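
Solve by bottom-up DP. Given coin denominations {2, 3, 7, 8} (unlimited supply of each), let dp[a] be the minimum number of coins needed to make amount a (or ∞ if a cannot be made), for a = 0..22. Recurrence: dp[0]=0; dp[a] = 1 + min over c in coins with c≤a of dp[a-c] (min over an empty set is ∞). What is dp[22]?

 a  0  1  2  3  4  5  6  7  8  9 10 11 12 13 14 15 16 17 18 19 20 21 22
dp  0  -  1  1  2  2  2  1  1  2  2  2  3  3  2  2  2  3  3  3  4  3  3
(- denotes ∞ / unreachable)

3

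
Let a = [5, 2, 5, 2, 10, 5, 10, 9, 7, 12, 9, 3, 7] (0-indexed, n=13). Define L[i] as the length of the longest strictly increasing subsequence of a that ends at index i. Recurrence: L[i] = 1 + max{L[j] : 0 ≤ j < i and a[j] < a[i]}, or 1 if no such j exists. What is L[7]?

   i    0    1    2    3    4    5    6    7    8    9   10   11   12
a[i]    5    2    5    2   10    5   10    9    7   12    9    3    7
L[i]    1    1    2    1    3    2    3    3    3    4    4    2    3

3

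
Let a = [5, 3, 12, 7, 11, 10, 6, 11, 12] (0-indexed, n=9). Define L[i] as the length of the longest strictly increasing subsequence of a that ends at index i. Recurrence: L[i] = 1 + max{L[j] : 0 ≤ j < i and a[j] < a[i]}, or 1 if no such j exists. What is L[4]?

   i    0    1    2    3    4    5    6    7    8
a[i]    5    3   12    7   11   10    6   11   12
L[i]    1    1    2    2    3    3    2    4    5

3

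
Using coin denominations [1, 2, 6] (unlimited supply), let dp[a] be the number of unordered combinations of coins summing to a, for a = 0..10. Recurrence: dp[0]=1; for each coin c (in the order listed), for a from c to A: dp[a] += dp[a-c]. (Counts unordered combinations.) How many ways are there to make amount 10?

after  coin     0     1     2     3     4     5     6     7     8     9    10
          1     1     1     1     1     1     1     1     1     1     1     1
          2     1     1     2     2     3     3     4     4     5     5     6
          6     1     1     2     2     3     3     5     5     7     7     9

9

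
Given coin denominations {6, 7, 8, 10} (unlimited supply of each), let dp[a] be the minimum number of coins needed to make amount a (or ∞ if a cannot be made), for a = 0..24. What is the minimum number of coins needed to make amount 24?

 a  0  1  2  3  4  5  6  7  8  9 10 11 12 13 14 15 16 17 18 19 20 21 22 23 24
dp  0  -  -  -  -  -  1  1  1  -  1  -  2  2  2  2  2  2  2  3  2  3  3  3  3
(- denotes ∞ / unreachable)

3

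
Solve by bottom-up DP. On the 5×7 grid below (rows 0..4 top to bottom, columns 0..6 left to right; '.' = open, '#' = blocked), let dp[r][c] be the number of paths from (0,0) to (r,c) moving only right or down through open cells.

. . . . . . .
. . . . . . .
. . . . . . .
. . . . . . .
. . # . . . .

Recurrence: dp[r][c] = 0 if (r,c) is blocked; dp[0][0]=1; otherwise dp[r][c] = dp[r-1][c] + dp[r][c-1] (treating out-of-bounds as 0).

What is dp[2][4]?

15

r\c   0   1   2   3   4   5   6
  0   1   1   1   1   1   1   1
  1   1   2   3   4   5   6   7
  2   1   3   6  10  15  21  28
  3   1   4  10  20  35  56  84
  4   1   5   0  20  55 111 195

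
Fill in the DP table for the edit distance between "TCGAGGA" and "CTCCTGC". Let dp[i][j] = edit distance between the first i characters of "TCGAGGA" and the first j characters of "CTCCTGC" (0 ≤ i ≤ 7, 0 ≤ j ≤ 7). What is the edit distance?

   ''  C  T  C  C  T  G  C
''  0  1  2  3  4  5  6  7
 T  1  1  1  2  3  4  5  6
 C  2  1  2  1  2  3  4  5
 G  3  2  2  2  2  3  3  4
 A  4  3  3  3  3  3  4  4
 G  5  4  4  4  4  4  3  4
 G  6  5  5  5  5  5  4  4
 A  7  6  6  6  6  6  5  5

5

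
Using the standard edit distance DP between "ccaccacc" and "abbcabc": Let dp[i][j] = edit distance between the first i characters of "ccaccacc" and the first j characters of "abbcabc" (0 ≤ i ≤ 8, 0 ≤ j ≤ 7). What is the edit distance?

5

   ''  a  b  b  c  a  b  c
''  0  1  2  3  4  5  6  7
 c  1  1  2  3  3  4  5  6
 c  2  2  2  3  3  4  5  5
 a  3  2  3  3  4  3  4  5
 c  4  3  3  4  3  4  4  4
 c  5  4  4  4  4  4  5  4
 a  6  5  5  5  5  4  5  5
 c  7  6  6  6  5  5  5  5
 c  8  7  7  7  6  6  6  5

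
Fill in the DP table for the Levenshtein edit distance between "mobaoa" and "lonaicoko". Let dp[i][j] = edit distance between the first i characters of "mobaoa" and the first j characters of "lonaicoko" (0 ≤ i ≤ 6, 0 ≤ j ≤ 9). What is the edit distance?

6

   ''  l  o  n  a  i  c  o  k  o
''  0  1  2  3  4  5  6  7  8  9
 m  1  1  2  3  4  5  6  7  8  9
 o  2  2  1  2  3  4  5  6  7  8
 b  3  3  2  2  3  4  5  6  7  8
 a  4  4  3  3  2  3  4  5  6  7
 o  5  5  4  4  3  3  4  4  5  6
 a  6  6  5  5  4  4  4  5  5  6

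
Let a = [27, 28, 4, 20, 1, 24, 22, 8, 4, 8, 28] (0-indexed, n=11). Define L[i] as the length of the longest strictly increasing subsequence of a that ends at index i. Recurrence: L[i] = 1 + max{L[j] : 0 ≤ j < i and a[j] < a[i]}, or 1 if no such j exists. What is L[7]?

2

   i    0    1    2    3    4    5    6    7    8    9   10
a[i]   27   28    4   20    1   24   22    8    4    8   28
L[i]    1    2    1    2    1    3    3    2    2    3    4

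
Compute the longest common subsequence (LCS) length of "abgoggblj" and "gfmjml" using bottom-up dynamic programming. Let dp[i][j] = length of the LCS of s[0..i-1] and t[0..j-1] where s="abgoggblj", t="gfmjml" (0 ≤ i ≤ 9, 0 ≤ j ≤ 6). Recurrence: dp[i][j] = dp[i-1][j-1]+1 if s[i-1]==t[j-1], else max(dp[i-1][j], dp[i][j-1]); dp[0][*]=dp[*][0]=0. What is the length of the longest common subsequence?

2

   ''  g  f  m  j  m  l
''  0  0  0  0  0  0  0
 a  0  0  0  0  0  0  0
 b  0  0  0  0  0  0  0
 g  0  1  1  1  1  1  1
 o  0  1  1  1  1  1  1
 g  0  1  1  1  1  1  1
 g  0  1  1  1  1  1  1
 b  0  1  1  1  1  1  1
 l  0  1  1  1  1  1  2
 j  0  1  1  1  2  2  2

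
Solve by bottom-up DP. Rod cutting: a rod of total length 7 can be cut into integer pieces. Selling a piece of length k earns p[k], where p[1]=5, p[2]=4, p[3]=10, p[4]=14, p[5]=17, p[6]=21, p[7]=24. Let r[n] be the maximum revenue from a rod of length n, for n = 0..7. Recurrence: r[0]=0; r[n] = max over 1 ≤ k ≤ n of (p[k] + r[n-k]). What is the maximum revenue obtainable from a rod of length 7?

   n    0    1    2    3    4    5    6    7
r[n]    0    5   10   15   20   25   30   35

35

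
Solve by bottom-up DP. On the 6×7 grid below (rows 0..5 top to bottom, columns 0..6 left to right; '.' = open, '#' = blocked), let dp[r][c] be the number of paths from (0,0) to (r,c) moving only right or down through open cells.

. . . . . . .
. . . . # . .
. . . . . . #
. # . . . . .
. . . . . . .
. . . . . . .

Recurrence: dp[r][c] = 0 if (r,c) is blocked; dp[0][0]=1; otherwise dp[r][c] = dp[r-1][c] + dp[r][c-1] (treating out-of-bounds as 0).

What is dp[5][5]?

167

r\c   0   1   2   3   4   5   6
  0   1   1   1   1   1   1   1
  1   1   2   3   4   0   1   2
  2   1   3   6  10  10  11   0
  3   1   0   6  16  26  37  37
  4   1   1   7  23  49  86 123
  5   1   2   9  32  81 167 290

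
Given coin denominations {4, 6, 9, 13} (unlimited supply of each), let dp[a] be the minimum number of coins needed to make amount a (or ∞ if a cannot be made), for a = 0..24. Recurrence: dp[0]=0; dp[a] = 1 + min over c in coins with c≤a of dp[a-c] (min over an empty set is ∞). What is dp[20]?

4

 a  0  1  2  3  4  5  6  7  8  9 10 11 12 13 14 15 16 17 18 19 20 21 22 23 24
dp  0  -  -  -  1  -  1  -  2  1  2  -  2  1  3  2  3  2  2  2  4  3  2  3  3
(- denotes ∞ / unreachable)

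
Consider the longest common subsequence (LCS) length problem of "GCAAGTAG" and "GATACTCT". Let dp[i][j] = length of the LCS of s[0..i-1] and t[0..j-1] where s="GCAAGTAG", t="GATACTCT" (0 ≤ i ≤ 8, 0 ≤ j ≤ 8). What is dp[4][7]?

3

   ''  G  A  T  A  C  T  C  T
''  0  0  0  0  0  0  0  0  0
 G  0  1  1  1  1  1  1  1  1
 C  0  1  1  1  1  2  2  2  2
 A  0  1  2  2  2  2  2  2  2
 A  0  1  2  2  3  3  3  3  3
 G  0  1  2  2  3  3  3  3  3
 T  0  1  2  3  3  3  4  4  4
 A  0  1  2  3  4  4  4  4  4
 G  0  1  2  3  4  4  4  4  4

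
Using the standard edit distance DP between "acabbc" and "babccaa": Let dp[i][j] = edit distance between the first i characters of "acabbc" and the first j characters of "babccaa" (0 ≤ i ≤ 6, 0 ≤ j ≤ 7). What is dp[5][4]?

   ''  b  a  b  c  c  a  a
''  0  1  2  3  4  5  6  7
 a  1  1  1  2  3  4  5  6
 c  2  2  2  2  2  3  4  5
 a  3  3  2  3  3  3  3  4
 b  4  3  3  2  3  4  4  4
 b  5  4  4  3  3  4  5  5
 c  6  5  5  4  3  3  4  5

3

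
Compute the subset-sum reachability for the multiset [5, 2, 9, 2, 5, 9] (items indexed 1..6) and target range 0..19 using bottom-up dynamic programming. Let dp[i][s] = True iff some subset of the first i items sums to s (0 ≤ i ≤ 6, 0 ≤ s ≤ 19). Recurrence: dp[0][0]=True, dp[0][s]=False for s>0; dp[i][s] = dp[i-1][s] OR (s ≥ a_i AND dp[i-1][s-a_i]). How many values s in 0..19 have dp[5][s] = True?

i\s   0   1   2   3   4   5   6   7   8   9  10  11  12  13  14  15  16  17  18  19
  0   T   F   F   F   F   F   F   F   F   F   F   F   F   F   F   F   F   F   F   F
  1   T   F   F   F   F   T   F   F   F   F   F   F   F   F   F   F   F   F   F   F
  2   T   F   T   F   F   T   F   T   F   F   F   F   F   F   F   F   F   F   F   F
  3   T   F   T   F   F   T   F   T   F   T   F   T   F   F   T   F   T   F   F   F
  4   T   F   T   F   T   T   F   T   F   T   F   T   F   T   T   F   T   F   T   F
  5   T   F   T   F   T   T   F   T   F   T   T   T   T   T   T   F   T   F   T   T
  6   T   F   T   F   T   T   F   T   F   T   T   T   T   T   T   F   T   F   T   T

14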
++++++++++++++++++++
§ What to produce: Copy out all lines above that include the string "only".

§ Output for this task:
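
Solve by bottom-up DP. On the 5×7 grid below (rows 0..4 top to bottom, columns 0..6 left to right; '.' = open, '#' = blocked), let dp[r][c] be the number of paths from (0,0) to (r,c) moving only right or down through open cells.
Solve by bottom-up DP. On the 6×7 grid below (rows 0..5 top to bottom, columns 0..6 left to right; '.' = open, '#' = blocked), let dp[r][c] be the number of paths from (0,0) to (r,c) moving only right or down through open cells.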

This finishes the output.